_SOURCE RECORDS:_
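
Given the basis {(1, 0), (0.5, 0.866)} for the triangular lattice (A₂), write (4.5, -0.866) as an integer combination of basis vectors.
5b₁ - b₂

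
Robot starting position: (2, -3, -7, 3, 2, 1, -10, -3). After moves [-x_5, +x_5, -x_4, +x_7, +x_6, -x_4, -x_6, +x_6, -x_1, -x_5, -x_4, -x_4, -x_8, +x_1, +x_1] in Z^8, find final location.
(3, -3, -7, -1, 1, 2, -9, -4)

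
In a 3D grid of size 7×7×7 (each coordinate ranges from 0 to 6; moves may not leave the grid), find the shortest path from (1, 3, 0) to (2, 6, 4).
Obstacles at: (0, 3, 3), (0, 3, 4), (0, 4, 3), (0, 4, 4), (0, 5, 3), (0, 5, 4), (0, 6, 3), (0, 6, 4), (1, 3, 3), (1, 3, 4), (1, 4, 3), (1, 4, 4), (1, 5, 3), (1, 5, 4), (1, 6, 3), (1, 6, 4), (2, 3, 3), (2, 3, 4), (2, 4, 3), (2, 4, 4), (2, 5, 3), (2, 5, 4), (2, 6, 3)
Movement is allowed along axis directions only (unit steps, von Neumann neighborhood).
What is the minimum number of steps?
10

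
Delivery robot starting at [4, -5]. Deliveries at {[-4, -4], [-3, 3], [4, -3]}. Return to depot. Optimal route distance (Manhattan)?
32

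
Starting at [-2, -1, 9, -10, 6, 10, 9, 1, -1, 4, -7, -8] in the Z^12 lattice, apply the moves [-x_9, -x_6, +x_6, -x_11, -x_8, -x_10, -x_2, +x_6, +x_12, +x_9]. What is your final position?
(-2, -2, 9, -10, 6, 11, 9, 0, -1, 3, -8, -7)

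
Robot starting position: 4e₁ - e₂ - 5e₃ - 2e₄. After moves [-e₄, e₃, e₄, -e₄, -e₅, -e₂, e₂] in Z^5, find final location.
(4, -1, -4, -3, -1)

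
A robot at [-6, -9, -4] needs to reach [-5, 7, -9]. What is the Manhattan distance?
22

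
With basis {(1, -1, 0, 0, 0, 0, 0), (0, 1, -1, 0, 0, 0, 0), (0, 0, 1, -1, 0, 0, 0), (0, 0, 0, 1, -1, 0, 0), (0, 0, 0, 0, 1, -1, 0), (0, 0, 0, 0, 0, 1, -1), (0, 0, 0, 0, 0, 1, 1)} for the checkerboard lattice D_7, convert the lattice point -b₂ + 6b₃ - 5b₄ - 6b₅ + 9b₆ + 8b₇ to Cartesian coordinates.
(0, -1, 7, -11, -1, 23, -1)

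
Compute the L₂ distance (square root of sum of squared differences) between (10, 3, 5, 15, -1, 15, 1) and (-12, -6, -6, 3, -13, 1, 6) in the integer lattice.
34.5688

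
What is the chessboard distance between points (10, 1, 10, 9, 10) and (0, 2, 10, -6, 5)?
15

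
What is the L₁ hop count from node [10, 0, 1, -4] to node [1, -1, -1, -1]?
15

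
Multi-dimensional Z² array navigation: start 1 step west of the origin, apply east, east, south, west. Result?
(0, -1)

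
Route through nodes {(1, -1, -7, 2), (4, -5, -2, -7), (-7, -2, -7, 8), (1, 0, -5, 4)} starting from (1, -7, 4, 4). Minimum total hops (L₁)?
64
(one optimal route: (1, -7, 4, 4) → (4, -5, -2, -7) → (1, -1, -7, 2) → (1, 0, -5, 4) → (-7, -2, -7, 8))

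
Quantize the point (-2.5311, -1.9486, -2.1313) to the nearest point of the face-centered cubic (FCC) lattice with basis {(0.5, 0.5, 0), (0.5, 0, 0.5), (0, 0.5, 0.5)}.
(-2.5, -2, -2.5)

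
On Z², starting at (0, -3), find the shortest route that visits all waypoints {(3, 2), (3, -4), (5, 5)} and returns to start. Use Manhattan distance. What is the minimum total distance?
28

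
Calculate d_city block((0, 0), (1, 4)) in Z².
5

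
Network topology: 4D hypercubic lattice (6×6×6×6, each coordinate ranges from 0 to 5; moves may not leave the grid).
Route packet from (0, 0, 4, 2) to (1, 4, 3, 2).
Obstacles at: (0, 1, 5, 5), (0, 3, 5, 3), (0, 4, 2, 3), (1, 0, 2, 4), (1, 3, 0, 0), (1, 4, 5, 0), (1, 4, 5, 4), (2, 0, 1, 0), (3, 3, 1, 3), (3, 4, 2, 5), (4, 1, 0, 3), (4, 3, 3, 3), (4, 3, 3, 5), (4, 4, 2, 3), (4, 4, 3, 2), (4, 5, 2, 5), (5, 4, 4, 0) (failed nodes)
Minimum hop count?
6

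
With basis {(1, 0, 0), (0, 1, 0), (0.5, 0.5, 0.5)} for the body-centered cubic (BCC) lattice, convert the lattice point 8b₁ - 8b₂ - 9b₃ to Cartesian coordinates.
(3.5, -12.5, -4.5)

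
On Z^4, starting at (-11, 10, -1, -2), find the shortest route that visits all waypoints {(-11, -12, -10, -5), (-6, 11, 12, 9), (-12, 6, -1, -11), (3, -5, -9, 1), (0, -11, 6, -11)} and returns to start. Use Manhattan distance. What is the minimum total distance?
196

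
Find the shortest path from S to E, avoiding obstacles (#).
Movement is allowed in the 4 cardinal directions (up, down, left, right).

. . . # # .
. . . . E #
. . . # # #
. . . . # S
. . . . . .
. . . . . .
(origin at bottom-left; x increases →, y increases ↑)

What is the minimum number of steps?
9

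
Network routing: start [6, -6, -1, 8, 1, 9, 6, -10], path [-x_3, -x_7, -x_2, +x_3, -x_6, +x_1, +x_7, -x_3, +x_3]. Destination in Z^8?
(7, -7, -1, 8, 1, 8, 6, -10)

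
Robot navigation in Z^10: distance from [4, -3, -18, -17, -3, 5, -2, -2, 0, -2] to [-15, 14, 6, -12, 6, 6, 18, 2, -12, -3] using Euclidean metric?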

_WHAT TO DO:_
Every line of the material above should be set down again exactly.

_WORKED SOLUTION:_
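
Given the basis {(1, 0), (0.5, 0.866)} for the triangular lattice (A₂), write (4.5, -0.866) as an integer combination of basis vectors.
5b₁ - b₂

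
Robot starting position: (2, -3, -7, 3, 2, 1, -10, -3). After moves [-x_5, +x_5, -x_4, +x_7, +x_6, -x_4, -x_6, +x_6, -x_1, -x_5, -x_4, -x_4, -x_8, +x_1, +x_1] in Z^8, find final location.
(3, -3, -7, -1, 1, 2, -9, -4)

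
In a 3D grid of size 7×7×7 (each coordinate ranges from 0 to 6; moves may not leave the grid), find the shortest path from (1, 3, 0) to (2, 6, 4).
Obstacles at: (0, 3, 3), (0, 3, 4), (0, 4, 3), (0, 4, 4), (0, 5, 3), (0, 5, 4), (0, 6, 3), (0, 6, 4), (1, 3, 3), (1, 3, 4), (1, 4, 3), (1, 4, 4), (1, 5, 3), (1, 5, 4), (1, 6, 3), (1, 6, 4), (2, 3, 3), (2, 3, 4), (2, 4, 3), (2, 4, 4), (2, 5, 3), (2, 5, 4), (2, 6, 3)
Movement is allowed along axis directions only (unit steps, von Neumann neighborhood).
What is the minimum number of steps?
10

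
Delivery robot starting at [4, -5]. Deliveries at {[-4, -4], [-3, 3], [4, -3]}. Return to depot. Optimal route distance (Manhattan)?
32

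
Starting at [-2, -1, 9, -10, 6, 10, 9, 1, -1, 4, -7, -8] in the Z^12 lattice, apply the moves [-x_9, -x_6, +x_6, -x_11, -x_8, -x_10, -x_2, +x_6, +x_12, +x_9]. What is your final position?
(-2, -2, 9, -10, 6, 11, 9, 0, -1, 3, -8, -7)

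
Robot starting position: 4e₁ - e₂ - 5e₃ - 2e₄. After moves [-e₄, e₃, e₄, -e₄, -e₅, -e₂, e₂] in Z^5, find final location.
(4, -1, -4, -3, -1)

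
A robot at [-6, -9, -4] needs to reach [-5, 7, -9]. What is the Manhattan distance?
22

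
With basis {(1, -1, 0, 0, 0, 0, 0), (0, 1, -1, 0, 0, 0, 0), (0, 0, 1, -1, 0, 0, 0), (0, 0, 0, 1, -1, 0, 0), (0, 0, 0, 0, 1, -1, 0), (0, 0, 0, 0, 0, 1, -1), (0, 0, 0, 0, 0, 1, 1)} for the checkerboard lattice D_7, convert the lattice point -b₂ + 6b₃ - 5b₄ - 6b₅ + 9b₆ + 8b₇ to Cartesian coordinates.
(0, -1, 7, -11, -1, 23, -1)

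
Compute the L₂ distance (square root of sum of squared differences) between (10, 3, 5, 15, -1, 15, 1) and (-12, -6, -6, 3, -13, 1, 6) in the integer lattice.
34.5688

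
What is the chessboard distance between points (10, 1, 10, 9, 10) and (0, 2, 10, -6, 5)?
15

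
What is the L₁ hop count from node [10, 0, 1, -4] to node [1, -1, -1, -1]?
15

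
Multi-dimensional Z² array navigation: start 1 step west of the origin, apply east, east, south, west. Result?
(0, -1)

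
Route through nodes {(1, -1, -7, 2), (4, -5, -2, -7), (-7, -2, -7, 8), (1, 0, -5, 4)} starting from (1, -7, 4, 4). Minimum total hops (L₁)?
64
(one optimal route: (1, -7, 4, 4) → (4, -5, -2, -7) → (1, -1, -7, 2) → (1, 0, -5, 4) → (-7, -2, -7, 8))

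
Quantize the point (-2.5311, -1.9486, -2.1313) to the nearest point of the face-centered cubic (FCC) lattice with basis {(0.5, 0.5, 0), (0.5, 0, 0.5), (0, 0.5, 0.5)}.
(-2.5, -2, -2.5)

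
On Z², starting at (0, -3), find the shortest route that visits all waypoints {(3, 2), (3, -4), (5, 5)} and returns to start. Use Manhattan distance. What is the minimum total distance?
28

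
Calculate d_city block((0, 0), (1, 4)) in Z².
5

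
Network topology: 4D hypercubic lattice (6×6×6×6, each coordinate ranges from 0 to 5; moves may not leave the grid).
Route packet from (0, 0, 4, 2) to (1, 4, 3, 2).
Obstacles at: (0, 1, 5, 5), (0, 3, 5, 3), (0, 4, 2, 3), (1, 0, 2, 4), (1, 3, 0, 0), (1, 4, 5, 0), (1, 4, 5, 4), (2, 0, 1, 0), (3, 3, 1, 3), (3, 4, 2, 5), (4, 1, 0, 3), (4, 3, 3, 3), (4, 3, 3, 5), (4, 4, 2, 3), (4, 4, 3, 2), (4, 5, 2, 5), (5, 4, 4, 0) (failed nodes)
Minimum hop count?
6

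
With basis {(1, 0, 0), (0, 1, 0), (0.5, 0.5, 0.5)} for the body-centered cubic (BCC) lattice, convert the lattice point 8b₁ - 8b₂ - 9b₃ to Cartesian coordinates.
(3.5, -12.5, -4.5)

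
On Z^4, starting at (-11, 10, -1, -2), find the shortest route that visits all waypoints {(-11, -12, -10, -5), (-6, 11, 12, 9), (-12, 6, -1, -11), (3, -5, -9, 1), (0, -11, 6, -11)} and returns to start. Use Manhattan distance. What is the minimum total distance?
196

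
Find the shortest path from S to E, avoiding obstacles (#).
Movement is allowed in the 4 cardinal directions (up, down, left, right).

. . . # # .
. . . . E #
. . . # # #
. . . . # S
. . . . . .
. . . . . .
(origin at bottom-left; x increases →, y increases ↑)

What is the minimum number of steps?
9

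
Network routing: start [6, -6, -1, 8, 1, 9, 6, -10], path [-x_3, -x_7, -x_2, +x_3, -x_6, +x_1, +x_7, -x_3, +x_3]. Destination in Z^8?
(7, -7, -1, 8, 1, 8, 6, -10)

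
Robot navigation in Z^10: distance from [4, -3, -18, -17, -3, 5, -2, -2, 0, -2] to [-15, 14, 6, -12, 6, 6, 18, 2, -12, -3] using Euclidean metric?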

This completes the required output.